━━━━━ Stored data

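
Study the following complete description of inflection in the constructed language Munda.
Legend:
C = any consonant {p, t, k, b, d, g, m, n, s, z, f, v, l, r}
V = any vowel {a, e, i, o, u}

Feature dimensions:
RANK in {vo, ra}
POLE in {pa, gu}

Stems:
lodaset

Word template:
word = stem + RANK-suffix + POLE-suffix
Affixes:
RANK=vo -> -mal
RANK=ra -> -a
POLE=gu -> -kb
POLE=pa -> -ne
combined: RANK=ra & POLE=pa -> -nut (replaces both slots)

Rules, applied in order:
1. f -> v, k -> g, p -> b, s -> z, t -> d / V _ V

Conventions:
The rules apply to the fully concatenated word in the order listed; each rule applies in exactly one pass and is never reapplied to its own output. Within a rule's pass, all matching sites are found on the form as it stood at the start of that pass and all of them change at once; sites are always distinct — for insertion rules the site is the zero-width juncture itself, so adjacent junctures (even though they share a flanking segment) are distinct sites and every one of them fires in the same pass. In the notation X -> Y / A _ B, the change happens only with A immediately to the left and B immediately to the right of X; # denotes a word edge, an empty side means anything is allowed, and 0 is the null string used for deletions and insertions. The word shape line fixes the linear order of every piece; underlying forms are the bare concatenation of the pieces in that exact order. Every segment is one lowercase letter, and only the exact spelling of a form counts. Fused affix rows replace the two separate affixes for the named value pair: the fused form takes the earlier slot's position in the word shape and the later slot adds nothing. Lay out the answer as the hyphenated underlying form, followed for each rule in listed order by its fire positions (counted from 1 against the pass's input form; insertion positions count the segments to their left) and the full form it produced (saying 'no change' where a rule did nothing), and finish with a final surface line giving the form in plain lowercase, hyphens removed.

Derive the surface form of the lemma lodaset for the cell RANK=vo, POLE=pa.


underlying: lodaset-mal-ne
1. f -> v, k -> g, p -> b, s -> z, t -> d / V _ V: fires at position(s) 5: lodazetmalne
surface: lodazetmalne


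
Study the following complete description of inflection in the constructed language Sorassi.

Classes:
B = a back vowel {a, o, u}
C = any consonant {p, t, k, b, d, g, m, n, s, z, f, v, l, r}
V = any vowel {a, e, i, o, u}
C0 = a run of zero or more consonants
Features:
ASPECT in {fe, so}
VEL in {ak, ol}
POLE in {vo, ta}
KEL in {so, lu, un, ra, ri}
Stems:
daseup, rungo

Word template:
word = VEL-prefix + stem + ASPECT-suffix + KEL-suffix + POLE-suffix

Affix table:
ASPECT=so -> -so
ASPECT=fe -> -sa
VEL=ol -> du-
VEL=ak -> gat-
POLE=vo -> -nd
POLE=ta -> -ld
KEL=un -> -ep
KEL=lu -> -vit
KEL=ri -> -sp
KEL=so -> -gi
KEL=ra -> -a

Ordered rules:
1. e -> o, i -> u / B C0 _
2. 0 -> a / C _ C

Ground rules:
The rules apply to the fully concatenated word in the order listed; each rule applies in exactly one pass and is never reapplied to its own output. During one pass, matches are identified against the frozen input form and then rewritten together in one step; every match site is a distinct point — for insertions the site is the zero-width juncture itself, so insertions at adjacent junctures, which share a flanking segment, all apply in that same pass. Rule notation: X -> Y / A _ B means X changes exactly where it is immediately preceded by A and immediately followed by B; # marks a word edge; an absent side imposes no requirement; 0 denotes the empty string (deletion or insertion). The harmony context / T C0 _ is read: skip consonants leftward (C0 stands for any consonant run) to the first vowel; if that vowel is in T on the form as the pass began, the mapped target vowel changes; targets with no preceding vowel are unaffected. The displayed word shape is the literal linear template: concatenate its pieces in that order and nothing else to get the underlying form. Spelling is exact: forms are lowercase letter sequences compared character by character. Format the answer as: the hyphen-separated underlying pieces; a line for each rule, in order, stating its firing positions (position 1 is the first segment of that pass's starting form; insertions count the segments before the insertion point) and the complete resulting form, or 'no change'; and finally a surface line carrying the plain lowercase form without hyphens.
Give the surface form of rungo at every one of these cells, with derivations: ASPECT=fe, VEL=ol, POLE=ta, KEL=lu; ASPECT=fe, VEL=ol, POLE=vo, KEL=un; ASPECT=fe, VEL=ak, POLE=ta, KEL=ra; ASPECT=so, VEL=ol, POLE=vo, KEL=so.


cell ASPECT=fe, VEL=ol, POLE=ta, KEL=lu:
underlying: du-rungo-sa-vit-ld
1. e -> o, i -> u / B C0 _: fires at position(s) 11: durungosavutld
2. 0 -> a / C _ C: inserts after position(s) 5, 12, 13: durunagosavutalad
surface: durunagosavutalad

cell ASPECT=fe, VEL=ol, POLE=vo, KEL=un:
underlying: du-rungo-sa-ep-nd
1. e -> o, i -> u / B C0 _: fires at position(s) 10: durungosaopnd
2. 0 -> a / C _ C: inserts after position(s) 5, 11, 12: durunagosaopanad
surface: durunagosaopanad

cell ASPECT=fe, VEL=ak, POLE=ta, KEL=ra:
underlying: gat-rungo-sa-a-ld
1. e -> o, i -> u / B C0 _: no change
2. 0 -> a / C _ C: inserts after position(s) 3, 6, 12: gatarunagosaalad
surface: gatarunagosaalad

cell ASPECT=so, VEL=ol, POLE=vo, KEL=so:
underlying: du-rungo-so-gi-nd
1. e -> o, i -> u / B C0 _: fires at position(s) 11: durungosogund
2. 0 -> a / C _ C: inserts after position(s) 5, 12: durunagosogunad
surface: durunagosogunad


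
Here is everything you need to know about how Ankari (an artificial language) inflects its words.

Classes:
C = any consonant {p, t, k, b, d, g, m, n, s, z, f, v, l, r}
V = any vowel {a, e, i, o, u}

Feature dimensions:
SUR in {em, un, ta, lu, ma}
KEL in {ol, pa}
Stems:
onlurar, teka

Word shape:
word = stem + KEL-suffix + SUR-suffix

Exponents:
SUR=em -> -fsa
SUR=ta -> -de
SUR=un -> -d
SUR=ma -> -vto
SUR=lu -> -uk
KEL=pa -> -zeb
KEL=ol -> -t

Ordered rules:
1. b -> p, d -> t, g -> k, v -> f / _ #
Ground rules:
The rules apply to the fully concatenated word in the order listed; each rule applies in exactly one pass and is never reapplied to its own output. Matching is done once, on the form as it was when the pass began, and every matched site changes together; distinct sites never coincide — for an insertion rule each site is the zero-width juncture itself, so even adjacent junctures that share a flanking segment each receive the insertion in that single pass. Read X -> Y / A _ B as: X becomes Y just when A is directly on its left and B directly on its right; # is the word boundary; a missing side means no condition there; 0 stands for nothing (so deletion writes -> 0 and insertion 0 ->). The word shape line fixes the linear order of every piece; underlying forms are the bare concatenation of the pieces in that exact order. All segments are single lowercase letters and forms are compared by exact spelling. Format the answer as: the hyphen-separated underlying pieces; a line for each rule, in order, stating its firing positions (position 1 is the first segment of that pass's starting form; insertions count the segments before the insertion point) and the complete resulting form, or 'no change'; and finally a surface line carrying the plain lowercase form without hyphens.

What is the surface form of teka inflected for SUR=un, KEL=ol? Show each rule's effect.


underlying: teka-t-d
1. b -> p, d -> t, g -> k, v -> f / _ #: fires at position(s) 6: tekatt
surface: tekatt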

━━━━━━━━━━

§ **Assignment**: Retype each line of the data exactly as it reads.

§ **Task result**:
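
Study the following complete description of inflection in the constructed language Munda.
Legend:
C = any consonant {p, t, k, b, d, g, m, n, s, z, f, v, l, r}
V = any vowel {a, e, i, o, u}

Feature dimensions:
RANK in {vo, ra}
POLE in {pa, gu}

Stems:
lodaset

Word template:
word = stem + RANK-suffix + POLE-suffix
Affixes:
RANK=vo -> -mal
RANK=ra -> -a
POLE=gu -> -kb
POLE=pa -> -ne
combined: RANK=ra & POLE=pa -> -nut (replaces both slots)

Rules, applied in order:
1. f -> v, k -> g, p -> b, s -> z, t -> d / V _ V

Conventions:
The rules apply to the fully concatenated word in the order listed; each rule applies in exactly one pass and is never reapplied to its own output. Within a rule's pass, all matching sites are found on the form as it stood at the start of that pass and all of them change at once; sites are always distinct — for insertion rules the site is the zero-width juncture itself, so adjacent junctures (even though they share a flanking segment) are distinct sites and every one of them fires in the same pass. In the notation X -> Y / A _ B, the change happens only with A immediately to the left and B immediately to the right of X; # denotes a word edge, an empty side means anything is allowed, and 0 is the null string used for deletions and insertions. The word shape line fixes the linear order of every piece; underlying forms are the bare concatenation of the pieces in that exact order. Every segment is one lowercase letter, and only the exact spelling of a form counts. Fused affix rows replace the two separate affixes for the named value pair: the fused form takes the earlier slot's position in the word shape and the later slot adds nothing. Lay out the answer as the hyphenated underlying form, followed for each rule in listed order by its fire positions (counted from 1 against the pass's input form; insertion positions count the segments to their left) and the full form it produced (saying 'no change' where a rule did nothing), and finish with a final surface line giving the form in plain lowercase, hyphens removed.

Derive the surface form of the lemma lodaset for the cell RANK=vo, POLE=pa.


underlying: lodaset-mal-ne
1. f -> v, k -> g, p -> b, s -> z, t -> d / V _ V: fires at position(s) 5: lodazetmalne
surface: lodazetmalne


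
Study the following complete description of inflection in the constructed language Sorassi.

Classes:
B = a back vowel {a, o, u}
C = any consonant {p, t, k, b, d, g, m, n, s, z, f, v, l, r}
V = any vowel {a, e, i, o, u}
C0 = a run of zero or more consonants
Features:
ASPECT in {fe, so}
VEL in {ak, ol}
POLE in {vo, ta}
KEL in {so, lu, un, ra, ri}
Stems:
daseup, rungo

Word template:
word = VEL-prefix + stem + ASPECT-suffix + KEL-suffix + POLE-suffix

Affix table:
ASPECT=so -> -so
ASPECT=fe -> -sa
VEL=ol -> du-
VEL=ak -> gat-
POLE=vo -> -nd
POLE=ta -> -ld
KEL=un -> -ep
KEL=lu -> -vit
KEL=ri -> -sp
KEL=so -> -gi
KEL=ra -> -a

Ordered rules:
1. e -> o, i -> u / B C0 _
2. 0 -> a / C _ C

Ground rules:
The rules apply to the fully concatenated word in the order listed; each rule applies in exactly one pass and is never reapplied to its own output. During one pass, matches are identified against the frozen input form and then rewritten together in one step; every match site is a distinct point — for insertions the site is the zero-width juncture itself, so insertions at adjacent junctures, which share a flanking segment, all apply in that same pass. Rule notation: X -> Y / A _ B means X changes exactly where it is immediately preceded by A and immediately followed by B; # marks a word edge; an absent side imposes no requirement; 0 denotes the empty string (deletion or insertion). The harmony context / T C0 _ is read: skip consonants leftward (C0 stands for any consonant run) to the first vowel; if that vowel is in T on the form as the pass began, the mapped target vowel changes; targets with no preceding vowel are unaffected. The displayed word shape is the literal linear template: concatenate its pieces in that order and nothing else to get the underlying form. Spelling is exact: forms are lowercase letter sequences compared character by character. Format the answer as: the hyphen-separated underlying pieces; a line for each rule, in order, stating its firing positions (position 1 is the first segment of that pass's starting form; insertions count the segments before the insertion point) and the complete resulting form, or 'no change'; and finally a surface line carrying the plain lowercase form without hyphens.
Give the surface form of rungo at every one of these cells, with derivations: ASPECT=fe, VEL=ol, POLE=ta, KEL=lu; ASPECT=fe, VEL=ol, POLE=vo, KEL=un; ASPECT=fe, VEL=ak, POLE=ta, KEL=ra; ASPECT=so, VEL=ol, POLE=vo, KEL=so.


cell ASPECT=fe, VEL=ol, POLE=ta, KEL=lu:
underlying: du-rungo-sa-vit-ld
1. e -> o, i -> u / B C0 _: fires at position(s) 11: durungosavutld
2. 0 -> a / C _ C: inserts after position(s) 5, 12, 13: durunagosavutalad
surface: durunagosavutalad

cell ASPECT=fe, VEL=ol, POLE=vo, KEL=un:
underlying: du-rungo-sa-ep-nd
1. e -> o, i -> u / B C0 _: fires at position(s) 10: durungosaopnd
2. 0 -> a / C _ C: inserts after position(s) 5, 11, 12: durunagosaopanad
surface: durunagosaopanad

cell ASPECT=fe, VEL=ak, POLE=ta, KEL=ra:
underlying: gat-rungo-sa-a-ld
1. e -> o, i -> u / B C0 _: no change
2. 0 -> a / C _ C: inserts after position(s) 3, 6, 12: gatarunagosaalad
surface: gatarunagosaalad

cell ASPECT=so, VEL=ol, POLE=vo, KEL=so:
underlying: du-rungo-so-gi-nd
1. e -> o, i -> u / B C0 _: fires at position(s) 11: durungosogund
2. 0 -> a / C _ C: inserts after position(s) 5, 12: durunagosogunad
surface: durunagosogunad


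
Here is everything you need to know about how Ankari (an artificial language) inflects its words.

Classes:
C = any consonant {p, t, k, b, d, g, m, n, s, z, f, v, l, r}
V = any vowel {a, e, i, o, u}

Feature dimensions:
SUR in {em, un, ta, lu, ma}
KEL in {ol, pa}
Stems:
onlurar, teka

Word shape:
word = stem + KEL-suffix + SUR-suffix

Exponents:
SUR=em -> -fsa
SUR=ta -> -de
SUR=un -> -d
SUR=ma -> -vto
SUR=lu -> -uk
KEL=pa -> -zeb
KEL=ol -> -t

Ordered rules:
1. b -> p, d -> t, g -> k, v -> f / _ #
Ground rules:
The rules apply to the fully concatenated word in the order listed; each rule applies in exactly one pass and is never reapplied to its own output. Matching is done once, on the form as it was when the pass began, and every matched site changes together; distinct sites never coincide — for an insertion rule each site is the zero-width juncture itself, so even adjacent junctures that share a flanking segment each receive the insertion in that single pass. Read X -> Y / A _ B as: X becomes Y just when A is directly on its left and B directly on its right; # is the word boundary; a missing side means no condition there; 0 stands for nothing (so deletion writes -> 0 and insertion 0 ->). The word shape line fixes the linear order of every piece; underlying forms are the bare concatenation of the pieces in that exact order. All segments are single lowercase letters and forms are compared by exact spelling. Format the answer as: the hyphen-separated underlying pieces; a line for each rule, in order, stating its firing positions (position 1 is the first segment of that pass's starting form; insertions count the segments before the insertion point) and the complete resulting form, or 'no change'; and finally a surface line carrying the plain lowercase form without hyphens.

What is the surface form of teka inflected for SUR=un, KEL=ol? Show each rule's effect.


underlying: teka-t-d
1. b -> p, d -> t, g -> k, v -> f / _ #: fires at position(s) 6: tekatt
surface: tekatt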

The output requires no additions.